## WHAT IS NEEDED
Each record is to be duplicated exactly, with nothing added.

Collected data

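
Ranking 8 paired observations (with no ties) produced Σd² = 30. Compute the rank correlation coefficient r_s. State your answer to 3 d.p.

ρ = 1 − 6Σd² / [n(n²−1)] = 1 − 6×30 / (8×63)
  = 1 − 180/504 = 1 − 0.3571 ≈ 0.643

0.643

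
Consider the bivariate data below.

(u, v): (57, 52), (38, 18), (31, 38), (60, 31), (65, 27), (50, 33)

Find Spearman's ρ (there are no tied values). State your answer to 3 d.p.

Rank u: 4, 2, 1, 5, 6, 3
Rank v: 6, 1, 5, 3, 2, 4
d = rank(u) − rank(v): -2, 1, -4, 2, 4, -1; Σd² = 42
ρ = 1 − 6Σd² / [n(n²−1)] = 1 − 6×42 / (6×35) = 1 − 252/210 ≈ -0.200

-0.200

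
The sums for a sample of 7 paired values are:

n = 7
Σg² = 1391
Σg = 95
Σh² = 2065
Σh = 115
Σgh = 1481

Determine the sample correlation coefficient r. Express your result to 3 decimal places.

-0.596

r = (nΣgh − ΣgΣh) / √[(nΣg² − (Σg)²)(nΣh² − (Σh)²)]
Numerator: 7×1481 − 95×115 = -558
Denominator: √[(9737 − 9025)(14455 − 13225)] = √[712 × 1230] = 935.8205
r = -558 / 935.8205 ≈ -0.596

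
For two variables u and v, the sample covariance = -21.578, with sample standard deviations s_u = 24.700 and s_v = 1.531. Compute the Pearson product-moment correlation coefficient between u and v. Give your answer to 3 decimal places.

-0.571

r = Cov(u,v) / (s_u · s_v) = -21.578 / (24.700 × 1.531)
  = -21.578 / 37.8157 ≈ -0.571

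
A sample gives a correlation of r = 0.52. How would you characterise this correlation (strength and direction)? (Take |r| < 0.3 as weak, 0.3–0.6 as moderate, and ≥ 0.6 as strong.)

moderate positive

r = 0.52 > 0 so the relationship is positive.
|r| = 0.52, which falls in the moderate range.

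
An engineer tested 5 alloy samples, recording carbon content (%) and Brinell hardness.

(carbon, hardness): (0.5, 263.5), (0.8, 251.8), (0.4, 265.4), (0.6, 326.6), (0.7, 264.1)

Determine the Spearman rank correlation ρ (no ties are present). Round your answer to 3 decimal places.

-0.500

Rank carbon: 2, 5, 1, 3, 4
Rank hardness: 2, 1, 4, 5, 3
d = rank(carbon) − rank(hardness): 0, 4, -3, -2, 1; Σd² = 30
ρ = 1 − 6Σd² / [n(n²−1)] = 1 − 6×30 / (5×24) = 1 − 180/120 ≈ -0.500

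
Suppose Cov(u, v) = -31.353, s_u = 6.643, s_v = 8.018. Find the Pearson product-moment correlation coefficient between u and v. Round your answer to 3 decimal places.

r = Cov(u,v) / (s_u · s_v) = -31.353 / (6.643 × 8.018)
  = -31.353 / 53.2636 ≈ -0.589

-0.589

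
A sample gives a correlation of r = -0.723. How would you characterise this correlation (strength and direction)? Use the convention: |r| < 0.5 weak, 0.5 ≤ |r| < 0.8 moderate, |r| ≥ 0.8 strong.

moderate negative

r = -0.723 < 0 so the relationship is negative.
|r| = 0.723, which falls in the moderate range.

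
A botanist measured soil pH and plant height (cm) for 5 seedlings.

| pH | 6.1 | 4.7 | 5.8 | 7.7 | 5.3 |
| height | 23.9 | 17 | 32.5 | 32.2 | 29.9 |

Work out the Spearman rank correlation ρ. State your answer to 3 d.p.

0.500

Rank pH: 4, 1, 3, 5, 2
Rank height: 2, 1, 5, 4, 3
d = rank(pH) − rank(height): 2, 0, -2, 1, -1; Σd² = 10
ρ = 1 − 6Σd² / [n(n²−1)] = 1 − 6×10 / (5×24) = 1 − 60/120 ≈ 0.500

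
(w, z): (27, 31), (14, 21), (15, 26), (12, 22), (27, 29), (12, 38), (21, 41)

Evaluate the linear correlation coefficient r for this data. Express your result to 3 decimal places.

0.268

n = 7, Σw = 128, Σz = 208, Σw² = 2608, Σz² = 6528, Σwz = 3885
nΣwz − ΣwΣz = 27195 − 26624 = 571
nΣw² − (Σw)² = 18256 − 16384 = 1872; nΣz² − (Σz)² = 45696 − 43264 = 2432
r = 571 / √(1872 × 2432) = 571 / 2133.7066 ≈ 0.268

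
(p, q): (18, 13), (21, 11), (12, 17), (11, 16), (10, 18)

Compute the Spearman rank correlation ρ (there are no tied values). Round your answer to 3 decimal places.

Rank p: 4, 5, 3, 2, 1
Rank q: 2, 1, 4, 3, 5
d = rank(p) − rank(q): 2, 4, -1, -1, -4; Σd² = 38
ρ = 1 − 6Σd² / [n(n²−1)] = 1 − 6×38 / (5×24) = 1 − 228/120 ≈ -0.900

-0.900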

## OUTPUT FOR THIS EXERCISE
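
Ranking 8 paired observations (with no ties) produced Σd² = 30. Compute the rank correlation coefficient r_s. State your answer to 3 d.p.

ρ = 1 − 6Σd² / [n(n²−1)] = 1 − 6×30 / (8×63)
  = 1 − 180/504 = 1 − 0.3571 ≈ 0.643

0.643

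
Consider the bivariate data below.

(u, v): (57, 52), (38, 18), (31, 38), (60, 31), (65, 27), (50, 33)

Find Spearman's ρ (there are no tied values). State your answer to 3 d.p.

Rank u: 4, 2, 1, 5, 6, 3
Rank v: 6, 1, 5, 3, 2, 4
d = rank(u) − rank(v): -2, 1, -4, 2, 4, -1; Σd² = 42
ρ = 1 − 6Σd² / [n(n²−1)] = 1 − 6×42 / (6×35) = 1 − 252/210 ≈ -0.200

-0.200

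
The sums for a sample of 7 paired values are:

n = 7
Σg² = 1391
Σg = 95
Σh² = 2065
Σh = 115
Σgh = 1481

Determine the sample correlation coefficient r. Express your result to 3 decimal places.

-0.596

r = (nΣgh − ΣgΣh) / √[(nΣg² − (Σg)²)(nΣh² − (Σh)²)]
Numerator: 7×1481 − 95×115 = -558
Denominator: √[(9737 − 9025)(14455 − 13225)] = √[712 × 1230] = 935.8205
r = -558 / 935.8205 ≈ -0.596

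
For two variables u and v, the sample covariance = -21.578, with sample standard deviations s_u = 24.700 and s_v = 1.531. Compute the Pearson product-moment correlation coefficient between u and v. Give your answer to 3 decimal places.

-0.571

r = Cov(u,v) / (s_u · s_v) = -21.578 / (24.700 × 1.531)
  = -21.578 / 37.8157 ≈ -0.571

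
A sample gives a correlation of r = 0.52. How would you characterise this correlation (strength and direction)? (Take |r| < 0.3 as weak, 0.3–0.6 as moderate, and ≥ 0.6 as strong.)

moderate positive

r = 0.52 > 0 so the relationship is positive.
|r| = 0.52, which falls in the moderate range.

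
An engineer tested 5 alloy samples, recording carbon content (%) and Brinell hardness.

(carbon, hardness): (0.5, 263.5), (0.8, 251.8), (0.4, 265.4), (0.6, 326.6), (0.7, 264.1)

Determine the Spearman rank correlation ρ (no ties are present). Round your answer to 3 decimal places.

-0.500

Rank carbon: 2, 5, 1, 3, 4
Rank hardness: 2, 1, 4, 5, 3
d = rank(carbon) − rank(hardness): 0, 4, -3, -2, 1; Σd² = 30
ρ = 1 − 6Σd² / [n(n²−1)] = 1 − 6×30 / (5×24) = 1 − 180/120 ≈ -0.500

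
Suppose Cov(u, v) = -31.353, s_u = 6.643, s_v = 8.018. Find the Pearson product-moment correlation coefficient between u and v. Round your answer to 3 decimal places.

r = Cov(u,v) / (s_u · s_v) = -31.353 / (6.643 × 8.018)
  = -31.353 / 53.2636 ≈ -0.589

-0.589

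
A sample gives a correlation of r = -0.723. How would you characterise this correlation (strength and direction)? Use the convention: |r| < 0.5 weak, 0.5 ≤ |r| < 0.8 moderate, |r| ≥ 0.8 strong.

moderate negative

r = -0.723 < 0 so the relationship is negative.
|r| = 0.723, which falls in the moderate range.

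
A botanist measured soil pH and plant height (cm) for 5 seedlings.

| pH | 6.1 | 4.7 | 5.8 | 7.7 | 5.3 |
| height | 23.9 | 17 | 32.5 | 32.2 | 29.9 |

Work out the Spearman rank correlation ρ. State your answer to 3 d.p.

0.500

Rank pH: 4, 1, 3, 5, 2
Rank height: 2, 1, 5, 4, 3
d = rank(pH) − rank(height): 2, 0, -2, 1, -1; Σd² = 10
ρ = 1 − 6Σd² / [n(n²−1)] = 1 − 6×10 / (5×24) = 1 − 60/120 ≈ 0.500

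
(w, z): (27, 31), (14, 21), (15, 26), (12, 22), (27, 29), (12, 38), (21, 41)

Evaluate the linear correlation coefficient r for this data. Express your result to 3 decimal places.

0.268

n = 7, Σw = 128, Σz = 208, Σw² = 2608, Σz² = 6528, Σwz = 3885
nΣwz − ΣwΣz = 27195 − 26624 = 571
nΣw² − (Σw)² = 18256 − 16384 = 1872; nΣz² − (Σz)² = 45696 − 43264 = 2432
r = 571 / √(1872 × 2432) = 571 / 2133.7066 ≈ 0.268

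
(p, q): (18, 13), (21, 11), (12, 17), (11, 16), (10, 18)

Compute the Spearman rank correlation ρ (there are no tied values). Round your answer to 3 decimal places.

Rank p: 4, 5, 3, 2, 1
Rank q: 2, 1, 4, 3, 5
d = rank(p) − rank(q): 2, 4, -1, -1, -4; Σd² = 38
ρ = 1 − 6Σd² / [n(n²−1)] = 1 − 6×38 / (5×24) = 1 − 228/120 ≈ -0.900

-0.900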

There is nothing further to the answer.